Problem description »
All of the entries below must be copied out exactly.

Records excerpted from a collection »
===
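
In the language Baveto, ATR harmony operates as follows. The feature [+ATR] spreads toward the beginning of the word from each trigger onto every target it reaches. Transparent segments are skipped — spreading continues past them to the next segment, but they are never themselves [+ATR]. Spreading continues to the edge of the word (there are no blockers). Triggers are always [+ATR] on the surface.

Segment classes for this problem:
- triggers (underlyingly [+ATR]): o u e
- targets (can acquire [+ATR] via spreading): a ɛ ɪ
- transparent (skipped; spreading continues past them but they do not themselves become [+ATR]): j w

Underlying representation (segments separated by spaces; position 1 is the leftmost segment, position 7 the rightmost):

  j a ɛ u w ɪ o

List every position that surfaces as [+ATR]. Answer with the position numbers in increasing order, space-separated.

2 3 4 6 7

From /u/ at 4 leftward: 3 /ɛ/ → [+ATR]; 2 /a/ → [+ATR]; 1 /j/ transparent; word edge.
From /o/ at 7 leftward: 6 /ɪ/ → [+ATR]; 5 /w/ transparent; 4 /u/ is itself a trigger — this domain ends here.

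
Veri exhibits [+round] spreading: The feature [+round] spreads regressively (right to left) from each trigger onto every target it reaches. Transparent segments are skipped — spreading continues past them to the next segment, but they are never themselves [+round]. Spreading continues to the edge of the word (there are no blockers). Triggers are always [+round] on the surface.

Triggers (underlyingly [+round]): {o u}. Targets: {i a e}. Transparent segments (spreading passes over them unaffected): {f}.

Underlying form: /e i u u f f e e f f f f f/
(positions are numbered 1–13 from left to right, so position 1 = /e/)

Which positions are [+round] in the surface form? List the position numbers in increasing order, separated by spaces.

1 2 3 4

From /u/ at 3 leftward: 2 /i/ → [+round]; 1 /e/ → [+round]; word edge.
From /u/ at 4 leftward: 3 /u/ is itself a trigger — this domain ends here.
Targets with no active source: positions 7 8 stay [-round].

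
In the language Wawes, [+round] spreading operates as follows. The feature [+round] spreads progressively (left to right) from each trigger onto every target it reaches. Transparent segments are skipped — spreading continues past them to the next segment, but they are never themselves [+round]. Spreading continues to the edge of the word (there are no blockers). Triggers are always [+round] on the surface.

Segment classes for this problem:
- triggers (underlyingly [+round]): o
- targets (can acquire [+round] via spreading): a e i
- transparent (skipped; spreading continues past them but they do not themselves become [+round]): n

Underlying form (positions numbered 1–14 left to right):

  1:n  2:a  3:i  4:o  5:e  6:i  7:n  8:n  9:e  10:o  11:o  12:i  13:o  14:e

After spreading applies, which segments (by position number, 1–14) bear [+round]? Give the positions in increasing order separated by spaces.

4 5 6 9 10 11 12 13 14

From /o/ at 4 rightward: 5 /e/ → [+round]; 6 /i/ → [+round]; 7 /n/ transparent; 8 /n/ transparent; 9 /e/ → [+round]; 10 /o/ is itself a trigger — this domain ends here.
From /o/ at 10 rightward: 11 /o/ is itself a trigger — this domain ends here.
From /o/ at 11 rightward: 12 /i/ → [+round]; 13 /o/ is itself a trigger — this domain ends here.
From /o/ at 13 rightward: 14 /e/ → [+round]; word edge.
Targets with no active source: positions 2 3 stay [-round].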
===
Result for this task »
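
In the language Baveto, ATR harmony operates as follows. The feature [+ATR] spreads toward the beginning of the word from each trigger onto every target it reaches. Transparent segments are skipped — spreading continues past them to the next segment, but they are never themselves [+ATR]. Spreading continues to the edge of the word (there are no blockers). Triggers are always [+ATR] on the surface.

Segment classes for this problem:
- triggers (underlyingly [+ATR]): o u e
- targets (can acquire [+ATR] via spreading): a ɛ ɪ
- transparent (skipped; spreading continues past them but they do not themselves become [+ATR]): j w

Underlying representation (segments separated by spaces; position 1 is the leftmost segment, position 7 the rightmost):

  j a ɛ u w ɪ o

List every position that surfaces as [+ATR]. Answer with the position numbers in increasing order, space-separated.

2 3 4 6 7

From /u/ at 4 leftward: 3 /ɛ/ → [+ATR]; 2 /a/ → [+ATR]; 1 /j/ transparent; word edge.
From /o/ at 7 leftward: 6 /ɪ/ → [+ATR]; 5 /w/ transparent; 4 /u/ is itself a trigger — this domain ends here.

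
Veri exhibits [+round] spreading: The feature [+round] spreads regressively (right to left) from each trigger onto every target it reaches. Transparent segments are skipped — spreading continues past them to the next segment, but they are never themselves [+round]. Spreading continues to the edge of the word (there are no blockers). Triggers are always [+round] on the surface.

Triggers (underlyingly [+round]): {o u}. Targets: {i a e}. Transparent segments (spreading passes over them unaffected): {f}.

Underlying form: /e i u u f f e e f f f f f/
(positions are numbered 1–13 from left to right, so position 1 = /e/)

Which positions are [+round] in the surface form? List the position numbers in increasing order, separated by spaces.

1 2 3 4

From /u/ at 3 leftward: 2 /i/ → [+round]; 1 /e/ → [+round]; word edge.
From /u/ at 4 leftward: 3 /u/ is itself a trigger — this domain ends here.
Targets with no active source: positions 7 8 stay [-round].

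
In the language Wawes, [+round] spreading operates as follows. The feature [+round] spreads progressively (left to right) from each trigger onto every target it reaches. Transparent segments are skipped — spreading continues past them to the next segment, but they are never themselves [+round]. Spreading continues to the edge of the word (there are no blockers). Triggers are always [+round] on the surface.

Segment classes for this problem:
- triggers (underlyingly [+round]): o
- targets (can acquire [+round] via spreading): a e i
- transparent (skipped; spreading continues past them but they do not themselves become [+round]): n

Underlying form (positions numbered 1–14 left to right):

  1:n  2:a  3:i  4:o  5:e  6:i  7:n  8:n  9:e  10:o  11:o  12:i  13:o  14:e

After spreading applies, which segments (by position number, 1–14) bear [+round]? Give the positions in increasing order separated by spaces.

4 5 6 9 10 11 12 13 14

From /o/ at 4 rightward: 5 /e/ → [+round]; 6 /i/ → [+round]; 7 /n/ transparent; 8 /n/ transparent; 9 /e/ → [+round]; 10 /o/ is itself a trigger — this domain ends here.
From /o/ at 10 rightward: 11 /o/ is itself a trigger — this domain ends here.
From /o/ at 11 rightward: 12 /i/ → [+round]; 13 /o/ is itself a trigger — this domain ends here.
From /o/ at 13 rightward: 14 /e/ → [+round]; word edge.
Targets with no active source: positions 2 3 stay [-round].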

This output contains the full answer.